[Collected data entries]
* * * *

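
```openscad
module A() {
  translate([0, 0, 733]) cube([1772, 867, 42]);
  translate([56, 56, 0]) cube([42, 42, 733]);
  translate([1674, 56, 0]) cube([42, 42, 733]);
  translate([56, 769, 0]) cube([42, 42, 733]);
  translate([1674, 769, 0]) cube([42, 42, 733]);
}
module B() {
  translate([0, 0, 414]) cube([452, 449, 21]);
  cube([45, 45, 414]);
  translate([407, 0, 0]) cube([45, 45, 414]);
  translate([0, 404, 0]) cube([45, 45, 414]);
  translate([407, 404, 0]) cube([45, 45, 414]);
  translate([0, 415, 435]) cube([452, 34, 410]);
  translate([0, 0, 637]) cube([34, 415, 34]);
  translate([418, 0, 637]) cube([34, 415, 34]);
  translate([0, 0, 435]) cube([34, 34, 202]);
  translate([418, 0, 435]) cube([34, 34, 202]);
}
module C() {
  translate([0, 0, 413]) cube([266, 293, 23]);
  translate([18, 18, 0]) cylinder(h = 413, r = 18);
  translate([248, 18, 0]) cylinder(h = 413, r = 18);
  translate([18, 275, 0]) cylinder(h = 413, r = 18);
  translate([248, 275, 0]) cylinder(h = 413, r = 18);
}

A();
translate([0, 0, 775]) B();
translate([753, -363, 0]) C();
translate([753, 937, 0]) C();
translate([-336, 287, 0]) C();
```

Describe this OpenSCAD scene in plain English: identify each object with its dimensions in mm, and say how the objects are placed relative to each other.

A is a table with a 1772×867 mm rectangular top, 42 mm thick, top surface at z = 775 mm, supported by four 42×42 mm square legs, each inset 56 mm from the nearest pair of top edges, running from the floor.

B is a chair. The seat is a 452×449×21 mm slab with its top at z = 435 mm, on four 45×45 mm corner legs (flush with the seat edges, standing on z = 0). A flat backrest 34 mm thick, 410 mm tall, spans the full seat width and rises from the seat top along its +y edge, rear face flush with the rear of the seat. Two armrests of 34×34 mm section run along each side from the seat's front edge to the front of the backrest, top faces 236 mm above the seat top and outer faces flush with the seat's x-edges; a 34×34 mm post under the front of each armrest stands on the seat at the front corner.

C is a four-legged stool. The seat is 266×293 mm, 23 mm thick, top at z = 436 mm. It stands on four round legs, each 36 mm in diameter, from z = 0 to the seat underside, each leg's axis is inset half a diameter from the nearest pair of seat edges (so the leg's bounding box is flush with the corner).

The chair is on top of the table. Three stools sit around the table at the −y, +y, −x sides.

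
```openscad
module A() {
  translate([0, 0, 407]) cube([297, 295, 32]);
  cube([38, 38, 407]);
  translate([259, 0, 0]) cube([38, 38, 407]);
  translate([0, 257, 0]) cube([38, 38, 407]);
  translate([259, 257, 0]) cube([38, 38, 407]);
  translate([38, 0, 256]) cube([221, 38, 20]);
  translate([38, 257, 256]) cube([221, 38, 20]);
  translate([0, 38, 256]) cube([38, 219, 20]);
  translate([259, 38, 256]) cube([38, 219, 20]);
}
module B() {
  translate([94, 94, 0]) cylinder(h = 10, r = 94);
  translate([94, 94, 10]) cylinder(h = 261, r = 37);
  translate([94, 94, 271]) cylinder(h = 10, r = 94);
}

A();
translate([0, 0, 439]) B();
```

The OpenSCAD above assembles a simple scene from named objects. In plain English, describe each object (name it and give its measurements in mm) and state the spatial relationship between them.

A is a four-legged stool. The seat is 297×295 mm, 32 mm thick, top at z = 439 mm. It stands on four square legs, each 38×38 mm in cross-section, from z = 0 to the seat underside, each flush with a corner of the seat. Four stretchers, 38 mm wide and 20 mm tall, connect adjacent legs with their undersides at z = 256 mm, each running between the inner faces of the legs it joins and aligned with the legs' outer faces on the other axis.

B is a spool: two coaxial disc flanges of radius 94 mm and thickness 10 mm, joined by a core cylinder of radius 37 mm and height 261 mm. The lower flange rests on z = 0 and the three cylinders share a vertical axis.

The spool is on top of the stool.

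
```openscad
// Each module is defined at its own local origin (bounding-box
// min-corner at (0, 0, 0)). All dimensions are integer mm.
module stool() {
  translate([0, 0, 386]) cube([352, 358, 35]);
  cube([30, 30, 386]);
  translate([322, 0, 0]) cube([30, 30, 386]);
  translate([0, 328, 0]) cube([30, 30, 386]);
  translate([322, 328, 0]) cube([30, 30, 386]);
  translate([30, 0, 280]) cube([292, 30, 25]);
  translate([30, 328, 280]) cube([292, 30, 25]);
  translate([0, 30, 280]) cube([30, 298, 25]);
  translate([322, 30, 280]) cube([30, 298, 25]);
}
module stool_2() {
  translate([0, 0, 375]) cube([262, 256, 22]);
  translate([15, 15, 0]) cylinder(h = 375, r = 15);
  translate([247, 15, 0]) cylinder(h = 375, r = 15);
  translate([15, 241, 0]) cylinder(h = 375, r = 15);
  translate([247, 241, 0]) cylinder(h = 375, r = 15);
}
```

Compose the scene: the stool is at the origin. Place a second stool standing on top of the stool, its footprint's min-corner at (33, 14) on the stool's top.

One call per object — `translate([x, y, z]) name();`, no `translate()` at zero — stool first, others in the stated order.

stool();
translate([33, 14, 421]) stool_2();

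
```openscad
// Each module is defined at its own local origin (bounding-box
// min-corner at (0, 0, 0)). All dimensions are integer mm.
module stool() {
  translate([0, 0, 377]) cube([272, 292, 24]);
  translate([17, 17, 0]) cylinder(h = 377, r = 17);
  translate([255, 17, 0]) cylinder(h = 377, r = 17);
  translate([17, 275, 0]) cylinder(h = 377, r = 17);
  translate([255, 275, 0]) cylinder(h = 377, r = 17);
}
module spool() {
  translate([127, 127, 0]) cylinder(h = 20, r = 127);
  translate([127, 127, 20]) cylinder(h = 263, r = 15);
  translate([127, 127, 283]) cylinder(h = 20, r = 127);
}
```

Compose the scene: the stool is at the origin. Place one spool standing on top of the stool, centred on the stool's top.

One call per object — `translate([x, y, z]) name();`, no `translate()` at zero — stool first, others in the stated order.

stool();
translate([9, 19, 401]) spool();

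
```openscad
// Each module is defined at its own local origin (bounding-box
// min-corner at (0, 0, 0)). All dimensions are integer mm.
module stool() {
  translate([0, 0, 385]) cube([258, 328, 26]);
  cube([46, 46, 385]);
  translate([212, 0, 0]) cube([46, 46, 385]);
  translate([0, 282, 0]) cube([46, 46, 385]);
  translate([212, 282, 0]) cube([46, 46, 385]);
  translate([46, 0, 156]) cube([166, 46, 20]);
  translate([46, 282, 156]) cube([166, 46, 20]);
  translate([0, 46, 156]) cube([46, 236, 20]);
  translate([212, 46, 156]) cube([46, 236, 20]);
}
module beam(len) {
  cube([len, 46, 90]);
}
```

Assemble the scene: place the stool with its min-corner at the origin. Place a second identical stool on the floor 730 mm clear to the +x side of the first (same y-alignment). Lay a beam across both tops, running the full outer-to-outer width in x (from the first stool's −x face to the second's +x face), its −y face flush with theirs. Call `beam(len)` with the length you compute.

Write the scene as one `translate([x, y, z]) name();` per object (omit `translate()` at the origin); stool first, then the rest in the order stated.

stool();
translate([988, 0, 0]) stool();
translate([0, 0, 411]) beam(1246);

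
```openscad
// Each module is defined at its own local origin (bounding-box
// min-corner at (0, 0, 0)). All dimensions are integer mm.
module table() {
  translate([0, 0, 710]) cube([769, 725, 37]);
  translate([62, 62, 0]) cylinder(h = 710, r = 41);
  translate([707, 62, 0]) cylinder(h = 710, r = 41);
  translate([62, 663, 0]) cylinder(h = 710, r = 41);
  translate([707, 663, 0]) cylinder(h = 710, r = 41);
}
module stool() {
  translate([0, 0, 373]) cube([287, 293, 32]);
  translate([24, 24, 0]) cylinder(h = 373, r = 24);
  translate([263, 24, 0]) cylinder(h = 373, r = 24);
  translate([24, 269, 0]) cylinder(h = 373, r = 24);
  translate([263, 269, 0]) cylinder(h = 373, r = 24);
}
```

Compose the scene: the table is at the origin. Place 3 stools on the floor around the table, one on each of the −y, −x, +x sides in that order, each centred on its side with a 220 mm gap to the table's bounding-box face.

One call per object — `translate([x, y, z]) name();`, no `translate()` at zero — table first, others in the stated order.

table();
translate([241, -513, 0]) stool();
translate([-507, 216, 0]) stool();
translate([989, 216, 0]) stool();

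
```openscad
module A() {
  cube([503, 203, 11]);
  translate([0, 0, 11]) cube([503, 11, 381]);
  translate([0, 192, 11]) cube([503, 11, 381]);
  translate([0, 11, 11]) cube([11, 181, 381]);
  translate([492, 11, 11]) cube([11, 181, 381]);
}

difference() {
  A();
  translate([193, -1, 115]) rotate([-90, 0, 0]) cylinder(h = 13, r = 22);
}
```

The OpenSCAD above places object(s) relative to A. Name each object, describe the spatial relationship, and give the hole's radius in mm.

A is an open box. The open box has a circular hole through its front wall. The hole's radius is 22 mm.

The subtracted cylinder has r = 22 mm.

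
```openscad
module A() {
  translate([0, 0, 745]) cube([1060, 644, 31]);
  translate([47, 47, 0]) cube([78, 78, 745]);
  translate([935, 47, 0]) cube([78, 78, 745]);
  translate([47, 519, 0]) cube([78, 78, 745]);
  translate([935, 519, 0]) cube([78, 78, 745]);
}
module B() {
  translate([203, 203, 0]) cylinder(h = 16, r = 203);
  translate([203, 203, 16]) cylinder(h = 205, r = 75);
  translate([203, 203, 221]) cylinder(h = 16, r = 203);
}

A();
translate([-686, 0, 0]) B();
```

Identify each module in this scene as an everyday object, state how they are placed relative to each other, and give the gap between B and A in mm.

The spool's nearest face is 280 mm from the table's −x face.

A is a table. B is a spool. The spool is on the floor beside the table on its −x side. The gap between the spool and the table is 280 mm.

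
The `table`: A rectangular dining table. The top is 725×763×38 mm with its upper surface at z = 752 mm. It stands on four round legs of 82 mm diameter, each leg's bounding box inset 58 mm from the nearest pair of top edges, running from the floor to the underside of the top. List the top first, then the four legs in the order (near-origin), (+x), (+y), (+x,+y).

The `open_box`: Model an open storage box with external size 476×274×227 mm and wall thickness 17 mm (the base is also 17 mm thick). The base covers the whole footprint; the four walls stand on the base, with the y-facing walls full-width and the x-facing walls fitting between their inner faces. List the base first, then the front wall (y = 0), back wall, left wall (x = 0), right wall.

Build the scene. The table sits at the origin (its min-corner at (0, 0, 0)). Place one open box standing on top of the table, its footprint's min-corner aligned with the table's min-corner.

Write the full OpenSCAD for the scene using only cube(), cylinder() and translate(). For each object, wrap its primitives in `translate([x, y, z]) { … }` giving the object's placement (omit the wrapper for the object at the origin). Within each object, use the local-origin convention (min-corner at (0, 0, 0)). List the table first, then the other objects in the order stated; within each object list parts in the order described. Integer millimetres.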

* * * *

▸ **HOW TO COMPLETE THIS TASK**: Go line by line through the records and copy those that contain the word "centred".

▸ **RESPONSE BOX**:
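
Compose the scene: the stool is at the origin. Place one spool standing on top of the stool, centred on the stool's top.
Compose the scene: the table is at the origin. Place 3 stools on the floor around the table, one on each of the −y, −x, +x sides in that order, each centred on its side with a 220 mm gap to the table's bounding-box face.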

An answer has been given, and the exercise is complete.